• Action item
Nothing but the lines from the start of the entries through the line containing "21, 0, n, 14, 19, 13, 40" should appear in the answer, each given exactly.
===============
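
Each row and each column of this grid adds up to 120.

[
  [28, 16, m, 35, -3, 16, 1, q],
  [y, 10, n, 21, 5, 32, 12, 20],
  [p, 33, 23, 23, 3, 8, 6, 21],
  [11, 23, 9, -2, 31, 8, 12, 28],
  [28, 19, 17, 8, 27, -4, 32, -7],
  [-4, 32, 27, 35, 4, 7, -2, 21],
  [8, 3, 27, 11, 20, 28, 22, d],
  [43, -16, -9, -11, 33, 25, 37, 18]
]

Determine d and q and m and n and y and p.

The known cells in row 3 total 117, leaving 120 − 117 = 3 for the blank.
The known cells in row 7 total 119, leaving 120 − 119 = 1 for the blank.
The known cells in column 8 total 102, leaving 120 − 102 = 18 for the blank.
The known cells in row 1 total 111, leaving 120 − 111 = 9 for the blank.
The known cells in column 3 total 103, leaving 120 − 103 = 17 for the blank.
The known cells in row 2 total 117, leaving 120 − 117 = 3 for the blank.

d = 1, q = 18, m = 9, n = 17, y = 3, p = 3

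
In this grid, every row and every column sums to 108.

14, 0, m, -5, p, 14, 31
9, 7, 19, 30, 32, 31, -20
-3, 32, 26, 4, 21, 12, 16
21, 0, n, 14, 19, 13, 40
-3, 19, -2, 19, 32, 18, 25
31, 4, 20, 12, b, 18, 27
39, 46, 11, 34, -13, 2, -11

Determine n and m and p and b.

Row 4: 21 + 0 + 14 + 19 + 13 + 40 = 107, so its missing entry is 108 − 107 = 1.
Row 6: 31 + 4 + 20 + 12 + 18 + 27 = 112, so its missing entry is 108 − 112 = -4.
Column 5: 32 + 21 + 19 + 32 − 4 − 13 = 87, so its missing entry is 108 − 87 = 21.
Row 1: 14 + 0 − 5 + 21 + 14 + 31 = 75, so its missing entry is 108 − 75 = 33.

n = 1, m = 33, p = 21, b = -4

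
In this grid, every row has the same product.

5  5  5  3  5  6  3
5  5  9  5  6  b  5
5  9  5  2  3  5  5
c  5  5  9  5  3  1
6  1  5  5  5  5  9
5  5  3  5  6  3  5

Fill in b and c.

Rows 1 and 6 each multiply to 33750, so every row has product 33750.
Row 2: 5×5×9×5×6×5 = 33750, so the missing entry is 33750 ÷ 33750 = 1.
Row 4: 5×5×9×5×3×1 = 3375, so the missing entry is 33750 ÷ 3375 = 10.

b = 1, c = 10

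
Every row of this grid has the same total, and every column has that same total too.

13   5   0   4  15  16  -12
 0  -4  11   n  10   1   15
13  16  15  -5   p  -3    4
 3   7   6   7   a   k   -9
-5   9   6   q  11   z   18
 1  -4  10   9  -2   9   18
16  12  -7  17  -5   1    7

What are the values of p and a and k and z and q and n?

Rows 1 and 6 both sum to 41, so that's the common total.
Row 3: 13 + 16 + 15 − 5 − 3 + 4 = 40, so its missing entry is 41 − 40 = 1.
Column 5: 15 + 10 + 1 + 11 − 2 − 5 = 30, so its missing entry is 41 − 30 = 11.
Row 2: 0 − 4 + 11 + 10 + 1 + 15 = 33, so its missing entry is 41 − 33 = 8.
Column 4: 4 + 8 − 5 + 7 + 9 + 17 = 40, so its missing entry is 41 − 40 = 1.
Row 5: -5 + 9 + 6 + 1 + 11 + 18 = 40, so its missing entry is 41 − 40 = 1.
Row 4: 3 + 7 + 6 + 7 + 11 − 9 = 25, so its missing entry is 41 − 25 = 16.

p = 1, a = 11, k = 16, z = 1, q = 1, n = 8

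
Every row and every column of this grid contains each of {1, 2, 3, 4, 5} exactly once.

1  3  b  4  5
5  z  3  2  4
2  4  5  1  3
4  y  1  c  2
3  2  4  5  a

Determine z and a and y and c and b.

z = 1, a = 1, y = 5, c = 3, b = 2

At (row 5, col 5): row 5 already has {2, 3, 4, 5}, so the value is 1.
For row 2, column 2: row 2 already has {2, 3, 4, 5}; that leaves 1.
At (row 4, col 2): column 2 already has {1, 2, 3, 4}, so the value is 5.
At (row 1, col 3): row 1 already has {1, 3, 4, 5}, so the value is 2.
At (row 4, col 4): row 4 already has {1, 2, 4, 5}, so the value is 3.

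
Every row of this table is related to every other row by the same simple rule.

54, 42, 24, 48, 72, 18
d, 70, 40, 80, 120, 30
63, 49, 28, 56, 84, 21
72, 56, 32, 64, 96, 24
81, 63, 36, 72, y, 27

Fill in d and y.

Each row is a constant multiple of every other row — this is a multiplication table with the headers hidden.
Row 2 is 30/18 = 5/3 times row 1, so its entry in column 1 is 54 × 5/3 = 90.
Row 5 is 27/18 = 3/2 times row 1, so its entry in column 5 is 72 × 3/2 = 108.

d = 90, y = 108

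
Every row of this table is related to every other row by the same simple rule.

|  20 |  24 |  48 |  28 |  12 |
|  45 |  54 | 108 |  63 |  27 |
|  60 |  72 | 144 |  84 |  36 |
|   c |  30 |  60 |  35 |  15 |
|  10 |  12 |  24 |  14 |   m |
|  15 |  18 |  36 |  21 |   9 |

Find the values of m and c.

m = 6, c = 25

Each row is a constant multiple of every other row — this is a multiplication table with the headers hidden.
Row 5 is 14/28 = 1/2 times row 1, so its entry in column 5 is 12 × 1/2 = 6.
Row 4 is 35/28 = 5/4 times row 1, so its entry in column 1 is 20 × 5/4 = 25.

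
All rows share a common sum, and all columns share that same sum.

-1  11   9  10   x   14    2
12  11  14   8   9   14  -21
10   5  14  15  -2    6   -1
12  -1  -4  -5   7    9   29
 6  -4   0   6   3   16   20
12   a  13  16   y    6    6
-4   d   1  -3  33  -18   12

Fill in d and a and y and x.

d = 26, a = -1, y = -5, x = 2

Rows 2 and 3 both sum to 47, so that's the common total.
Row 7 has -4 + 1 − 3 + 33 − 18 + 12 = 21; the blank must be 47 − 21 = 26.
Row 1 has -1 + 11 + 9 + 10 + 14 + 2 = 45; the blank must be 47 − 45 = 2.
Column 5 has 2 + 9 − 2 + 7 + 3 + 33 = 52; the blank must be 47 − 52 = -5.
Row 6 has 12 + 13 + 16 − 5 + 6 + 6 = 48; the blank must be 47 − 48 = -1.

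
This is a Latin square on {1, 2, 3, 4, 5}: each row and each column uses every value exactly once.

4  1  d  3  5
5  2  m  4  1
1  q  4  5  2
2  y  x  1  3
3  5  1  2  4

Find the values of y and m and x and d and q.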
===============
• Solution to the exercise
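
Each row and each column of this grid adds up to 120.

[
  [28, 16, m, 35, -3, 16, 1, q],
  [y, 10, n, 21, 5, 32, 12, 20],
  [p, 33, 23, 23, 3, 8, 6, 21],
  [11, 23, 9, -2, 31, 8, 12, 28],
  [28, 19, 17, 8, 27, -4, 32, -7],
  [-4, 32, 27, 35, 4, 7, -2, 21],
  [8, 3, 27, 11, 20, 28, 22, d],
  [43, -16, -9, -11, 33, 25, 37, 18]
]

Determine d and q and m and n and y and p.

The known cells in row 3 total 117, leaving 120 − 117 = 3 for the blank.
The known cells in row 7 total 119, leaving 120 − 119 = 1 for the blank.
The known cells in column 8 total 102, leaving 120 − 102 = 18 for the blank.
The known cells in row 1 total 111, leaving 120 − 111 = 9 for the blank.
The known cells in column 3 total 103, leaving 120 − 103 = 17 for the blank.
The known cells in row 2 total 117, leaving 120 − 117 = 3 for the blank.

d = 1, q = 18, m = 9, n = 17, y = 3, p = 3

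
In this grid, every row and every column sums to 108.

14, 0, m, -5, p, 14, 31
9, 7, 19, 30, 32, 31, -20
-3, 32, 26, 4, 21, 12, 16
21, 0, n, 14, 19, 13, 40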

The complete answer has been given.